[SOURCE INFORMATION Boundary: Start]
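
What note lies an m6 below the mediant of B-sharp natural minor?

F##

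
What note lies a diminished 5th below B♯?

A fifth below B lands on the letter E.
A diminished fifth spans 6 semitones, so B# moves to pitch class 6. On the letter E that is E##.

E##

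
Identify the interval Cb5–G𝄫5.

Counting letters C–D–E–F–G gives a fifth.
Cb→Gbb = 6 semitones, 1 narrower than the perfect fifth (7), so diminished.

diminished fifth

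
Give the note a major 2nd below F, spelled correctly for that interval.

Eb

F down a major second is Eb, so the target letter is E.
From F, a major second is 2 semitones down: Eb.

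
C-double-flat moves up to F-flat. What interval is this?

The letter names run C→F, a span of 3 letter steps, so the interval is some kind of fourth.
Cbb to Fb is 6 semitones. A perfect fourth is 5, so 6 makes it augmented.

augmented fourth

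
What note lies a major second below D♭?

A second below D lands on the letter C.
A major second spans 2 semitones, so Db moves to pitch class 11. On the letter C that is Cb.

Cb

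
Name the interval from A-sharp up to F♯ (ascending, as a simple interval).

The letter names run A→F, a span of 5 letter steps, so the interval is some kind of sixth.
A# to F# is 8 semitones. A major sixth is 9, so 8 makes it minor.

minor sixth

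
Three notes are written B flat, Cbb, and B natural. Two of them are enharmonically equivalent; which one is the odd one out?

In 12-tone equal temperament, enharmonic equivalents share a pitch class. Bb is pitch class 10; Cbb is pitch class 10; B is pitch class 11.
Bb and Cbb share pitch class 10, while B is pitch class 11.

B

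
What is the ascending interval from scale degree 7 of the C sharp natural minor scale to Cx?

augmented second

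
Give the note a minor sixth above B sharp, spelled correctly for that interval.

A sixth above B lands on the letter G.
A minor sixth spans 8 semitones, so B# moves to pitch class 8. On the letter G that is G#.

G#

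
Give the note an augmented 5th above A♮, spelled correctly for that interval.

A fifth above A lands on the letter E.
An augmented fifth spans 8 semitones, so A moves to pitch class 5. On the letter E that is E#.

E#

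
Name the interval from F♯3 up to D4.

minor sixth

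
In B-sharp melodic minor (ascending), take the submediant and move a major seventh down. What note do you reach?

The submediant of B# melodic minor (ascending) is G##.
A major seventh (11 semitones) below G## lands on the letter A, giving A#.

A#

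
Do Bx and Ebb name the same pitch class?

No

B## is pitch class 1; Ebb is pitch class 2.
The pitch classes differ (1 vs. 2), so they are not enharmonic equivalents.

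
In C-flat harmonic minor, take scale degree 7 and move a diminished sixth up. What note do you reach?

Gbb

Scale degree 7 of Cb harmonic minor is Bb.
A diminished sixth (7 semitones) above Bb lands on the letter G, giving Gbb.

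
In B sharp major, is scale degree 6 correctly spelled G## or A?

G##

Each scale degree takes a distinct letter name. Degree 6 of a scale on B must use the letter G.
G## and A are enharmonically the same pitch, but only G## uses the letter G, so it is the correct spelling here.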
[SOURCE INFORMATION Boundary: End]
## [INSTRUCTIONS TO FOLLOW]
Repeat the entries above verbatim.

## [SOLUTION TO THIS EXERCISE]
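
What note lies an m6 below the mediant of B-sharp natural minor?

F##

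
What note lies a diminished 5th below B♯?

A fifth below B lands on the letter E.
A diminished fifth spans 6 semitones, so B# moves to pitch class 6. On the letter E that is E##.

E##

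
Identify the interval Cb5–G𝄫5.

Counting letters C–D–E–F–G gives a fifth.
Cb→Gbb = 6 semitones, 1 narrower than the perfect fifth (7), so diminished.

diminished fifth

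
Give the note a major 2nd below F, spelled correctly for that interval.

Eb

F down a major second is Eb, so the target letter is E.
From F, a major second is 2 semitones down: Eb.

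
C-double-flat moves up to F-flat. What interval is this?

The letter names run C→F, a span of 3 letter steps, so the interval is some kind of fourth.
Cbb to Fb is 6 semitones. A perfect fourth is 5, so 6 makes it augmented.

augmented fourth

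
What note lies a major second below D♭?

A second below D lands on the letter C.
A major second spans 2 semitones, so Db moves to pitch class 11. On the letter C that is Cb.

Cb

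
Name the interval from A-sharp up to F♯ (ascending, as a simple interval).

The letter names run A→F, a span of 5 letter steps, so the interval is some kind of sixth.
A# to F# is 8 semitones. A major sixth is 9, so 8 makes it minor.

minor sixth

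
Three notes are written B flat, Cbb, and B natural. Two of them are enharmonically equivalent; which one is the odd one out?

In 12-tone equal temperament, enharmonic equivalents share a pitch class. Bb is pitch class 10; Cbb is pitch class 10; B is pitch class 11.
Bb and Cbb share pitch class 10, while B is pitch class 11.

B

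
What is the ascending interval from scale degree 7 of the C sharp natural minor scale to Cx?

augmented second

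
Give the note a minor sixth above B sharp, spelled correctly for that interval.

A sixth above B lands on the letter G.
A minor sixth spans 8 semitones, so B# moves to pitch class 8. On the letter G that is G#.

G#

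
Give the note an augmented 5th above A♮, spelled correctly for that interval.

A fifth above A lands on the letter E.
An augmented fifth spans 8 semitones, so A moves to pitch class 5. On the letter E that is E#.

E#

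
Name the interval from F♯3 up to D4.

minor sixth

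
In B-sharp melodic minor (ascending), take the submediant and move a major seventh down. What note do you reach?

The submediant of B# melodic minor (ascending) is G##.
A major seventh (11 semitones) below G## lands on the letter A, giving A#.

A#

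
Do Bx and Ebb name the same pitch class?

No

B## is pitch class 1; Ebb is pitch class 2.
The pitch classes differ (1 vs. 2), so they are not enharmonic equivalents.

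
In C-flat harmonic minor, take scale degree 7 and move a diminished sixth up. What note do you reach?

Gbb

Scale degree 7 of Cb harmonic minor is Bb.
A diminished sixth (7 semitones) above Bb lands on the letter G, giving Gbb.

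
In B sharp major, is scale degree 6 correctly spelled G## or A?

G##

Each scale degree takes a distinct letter name. Degree 6 of a scale on B must use the letter G.
G## and A are enharmonically the same pitch, but only G## uses the letter G, so it is the correct spelling here.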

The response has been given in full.